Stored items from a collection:

-=-=-

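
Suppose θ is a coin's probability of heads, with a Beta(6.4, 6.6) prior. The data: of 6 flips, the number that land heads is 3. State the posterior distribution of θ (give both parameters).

Posterior: Beta(9.4, 9.6)

Observing 3 successes and 3 failures updates Beta(6.4, 6.6) by adding the success and failure counts to the two shape parameters: α = 6.4+3 = 9.4, β = 6.6+3 = 9.6.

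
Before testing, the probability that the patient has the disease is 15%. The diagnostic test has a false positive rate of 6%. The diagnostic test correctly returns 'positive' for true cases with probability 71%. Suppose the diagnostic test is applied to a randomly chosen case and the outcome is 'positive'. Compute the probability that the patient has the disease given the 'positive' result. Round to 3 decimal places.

Let H be the event that the patient has the disease. P(H) = 0.15, so P(¬H) = 0.85. With E the 'positive' result, P(E|H) = 0.71 and P(E|¬H) = 0.06.
P(E) = 0.71·0.15 + 0.06·0.85 = 0.10650 + 0.051000 = 0.15750.
By Bayes' theorem, P(H|E) = 0.10650 / 0.15750 = 0.676.

P(H | E) ≈ 0.676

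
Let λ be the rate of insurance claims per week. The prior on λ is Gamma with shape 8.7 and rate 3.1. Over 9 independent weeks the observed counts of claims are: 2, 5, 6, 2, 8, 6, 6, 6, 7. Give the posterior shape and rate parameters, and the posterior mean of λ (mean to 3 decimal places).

Posterior: Gamma(shape=56.7, rate=12.1); mean ≈ 4.686

The Poisson likelihood adds the total count to the shape and the number of exposure periods to the rate. Here ∑xᵢ = 48 and n = 9, so shape 8.7→56.7 and rate 3.1→12.1.
Posterior mean = shape/rate = 56.7/12.1 = 4.686.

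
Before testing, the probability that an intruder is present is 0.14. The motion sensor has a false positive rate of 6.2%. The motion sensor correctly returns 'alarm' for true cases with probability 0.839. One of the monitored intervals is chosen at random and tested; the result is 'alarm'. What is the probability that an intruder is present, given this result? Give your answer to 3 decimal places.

P(H | E) ≈ 0.688

Write H for 'an intruder is present'. Prior odds H:¬H = 0.14/0.86 = 0.16279. For the 'alarm' outcome, the likelihood ratio is 0.839/0.062 = 13.532.
Posterior odds = 0.16279 × 13.532 = 2.2029, so P(H|E) = 2.2029/(1+2.2029) = 0.688.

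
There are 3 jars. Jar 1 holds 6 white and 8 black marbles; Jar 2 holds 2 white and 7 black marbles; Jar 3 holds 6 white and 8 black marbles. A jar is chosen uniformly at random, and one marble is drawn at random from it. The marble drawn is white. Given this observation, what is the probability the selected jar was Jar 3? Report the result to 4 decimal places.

Posterior probability ≈ 0.3971

Tabulate prior·likelihood by source: [1] prior 0.333333, lik 0.4286, product 0.1429; [2] prior 0.333333, lik 0.2222, product 0.07407; [3] prior 0.333333, lik 0.4286, product 0.1429.
Normalizing constant = 0.35979; the posterior for Jar 3 is its product over the sum, 0.1429/0.35979 = 0.3971.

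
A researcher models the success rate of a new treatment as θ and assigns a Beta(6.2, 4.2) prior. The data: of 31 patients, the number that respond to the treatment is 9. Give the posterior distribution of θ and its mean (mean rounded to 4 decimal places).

Posterior: Beta(15.2, 26.2); mean ≈ 0.3671

The binomial likelihood is conjugate to the Beta prior: with 9 successes and 22 failures, the posterior is Beta(6.2+9, 4.2+22) = Beta(15.2, 26.2).
E[θ | data] = 15.2/(15.2+26.2) = 0.3671.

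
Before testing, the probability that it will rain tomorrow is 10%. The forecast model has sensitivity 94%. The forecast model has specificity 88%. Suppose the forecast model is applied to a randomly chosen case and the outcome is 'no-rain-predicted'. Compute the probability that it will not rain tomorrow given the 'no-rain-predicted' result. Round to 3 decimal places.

Write H for 'it will rain tomorrow'. Prior odds H:¬H = 0.1/0.9 = 0.11111. For the 'no-rain-predicted' outcome, the likelihood ratio is 0.06/0.88 = 0.068182.
Posterior odds = 0.11111 × 0.068182 = 0.0075758, so P(H|E) = 0.0075758/(1+0.0075758) = 0.008. Then P(¬H|E) = 1 − 0.008 = 0.992.

P(¬H | E) ≈ 0.992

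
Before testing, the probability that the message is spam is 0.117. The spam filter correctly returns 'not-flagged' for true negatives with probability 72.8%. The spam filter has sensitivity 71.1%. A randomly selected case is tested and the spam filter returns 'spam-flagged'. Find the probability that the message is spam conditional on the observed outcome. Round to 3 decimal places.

P(H | E) ≈ 0.257

Write H for 'the message is spam'. Prior odds H:¬H = 0.117/0.883 = 0.13250. For the 'spam-flagged' outcome, the likelihood ratio is 0.711/0.272 = 2.6140.
Posterior odds = 0.13250 × 2.6140 = 0.34636, so P(H|E) = 0.34636/(1+0.34636) = 0.257.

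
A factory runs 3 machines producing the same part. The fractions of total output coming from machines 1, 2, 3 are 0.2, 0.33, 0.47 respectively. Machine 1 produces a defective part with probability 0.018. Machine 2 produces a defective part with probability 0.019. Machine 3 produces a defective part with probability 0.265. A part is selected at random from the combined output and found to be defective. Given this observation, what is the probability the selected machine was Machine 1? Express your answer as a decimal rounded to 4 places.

Posterior probability ≈ 0.0268

Tabulate prior·likelihood by source: [1] prior 0.2, lik 0.018, product 0.003600; [2] prior 0.33, lik 0.019, product 0.006270; [3] prior 0.47, lik 0.265, product 0.1245.
Normalizing constant = 0.13442; the posterior for Machine 1 is its product over the sum, 0.003600/0.13442 = 0.0268.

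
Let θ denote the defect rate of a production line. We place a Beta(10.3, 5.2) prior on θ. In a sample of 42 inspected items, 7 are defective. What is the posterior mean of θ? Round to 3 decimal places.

Observing 7 successes and 35 failures updates Beta(10.3, 5.2) by adding the success and failure counts to the two shape parameters: α = 10.3+7 = 17.3, β = 5.2+35 = 40.2.
Posterior mean = α/(α+β) = 17.3/57.5 = 0.301.

Posterior mean ≈ 0.301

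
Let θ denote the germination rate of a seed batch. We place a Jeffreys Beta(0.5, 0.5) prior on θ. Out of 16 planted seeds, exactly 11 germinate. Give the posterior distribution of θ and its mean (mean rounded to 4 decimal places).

Observing 11 successes and 5 failures updates Beta(0.5, 0.5) by adding the success and failure counts to the two shape parameters: α = 0.5+11 = 11.5, β = 0.5+5 = 5.5.
Posterior mean = α/(α+β) = 11.5/17 = 0.6765.

Posterior: Beta(11.5, 5.5); mean ≈ 0.6765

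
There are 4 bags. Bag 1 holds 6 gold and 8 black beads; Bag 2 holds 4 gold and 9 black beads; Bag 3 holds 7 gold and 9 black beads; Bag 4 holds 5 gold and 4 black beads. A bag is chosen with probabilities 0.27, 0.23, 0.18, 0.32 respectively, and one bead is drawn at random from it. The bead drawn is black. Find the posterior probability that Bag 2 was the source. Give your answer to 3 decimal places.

Tabulate prior·likelihood by source: [1] prior 0.27, lik 0.5714, product 0.1543; [2] prior 0.23, lik 0.6923, product 0.1592; [3] prior 0.18, lik 0.5625, product 0.1012; [4] prior 0.32, lik 0.4444, product 0.1422.
Normalizing constant = 0.55699; the posterior for Bag 2 is its product over the sum, 0.1592/0.55699 = 0.286.

Posterior probability ≈ 0.286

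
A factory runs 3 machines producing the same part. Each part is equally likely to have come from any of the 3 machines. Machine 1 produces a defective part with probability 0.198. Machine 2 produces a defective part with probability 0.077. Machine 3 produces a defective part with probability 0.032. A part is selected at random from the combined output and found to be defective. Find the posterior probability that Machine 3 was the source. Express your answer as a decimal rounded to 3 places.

Posterior probability ≈ 0.104

Tabulate prior·likelihood by source: [1] prior 0.333333, lik 0.198, product 0.06600; [2] prior 0.333333, lik 0.077, product 0.02567; [3] prior 0.333333, lik 0.032, product 0.01067.
Normalizing constant = 0.10233; the posterior for Machine 3 is its product over the sum, 0.01067/0.10233 = 0.104.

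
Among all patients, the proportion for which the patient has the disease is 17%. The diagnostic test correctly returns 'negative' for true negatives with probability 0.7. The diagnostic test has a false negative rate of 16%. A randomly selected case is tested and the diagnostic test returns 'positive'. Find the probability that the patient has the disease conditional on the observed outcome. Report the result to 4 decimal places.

P(H | E) ≈ 0.3645

Write H for 'the patient has the disease'. Prior odds H:¬H = 0.17/0.83 = 0.20482. For the 'positive' outcome, the likelihood ratio is 0.84/0.3 = 2.8000.
Posterior odds = 0.20482 × 2.8000 = 0.57349, so P(H|E) = 0.57349/(1+0.57349) = 0.3645.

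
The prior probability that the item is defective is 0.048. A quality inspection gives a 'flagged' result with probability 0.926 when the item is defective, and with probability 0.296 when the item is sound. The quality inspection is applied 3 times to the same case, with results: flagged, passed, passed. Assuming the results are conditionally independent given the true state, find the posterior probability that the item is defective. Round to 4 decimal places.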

-=-=-

Work instruction. Copy exactly the line that contains "Among all patients, the" and every line after it through the end of the entries, with nothing added.

Problem solution.
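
Among all patients, the proportion for which the patient has the disease is 17%. The diagnostic test correctly returns 'negative' for true negatives with probability 0.7. The diagnostic test has a false negative rate of 16%. A randomly selected case is tested and the diagnostic test returns 'positive'. Find the probability that the patient has the disease conditional on the observed outcome. Report the result to 4 decimal places.

P(H | E) ≈ 0.3645

Write H for 'the patient has the disease'. Prior odds H:¬H = 0.17/0.83 = 0.20482. For the 'positive' outcome, the likelihood ratio is 0.84/0.3 = 2.8000.
Posterior odds = 0.20482 × 2.8000 = 0.57349, so P(H|E) = 0.57349/(1+0.57349) = 0.3645.

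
The prior probability that the item is defective is 0.048. A quality inspection gives a 'flagged' result with probability 0.926 when the item is defective, and with probability 0.296 when the item is sound. The quality inspection is applied 3 times to the same case, with results: flagged, passed, passed. Assuming the results are conditionally independent given the true state, find the posterior probability that the item is defective. Round to 4 decimal places.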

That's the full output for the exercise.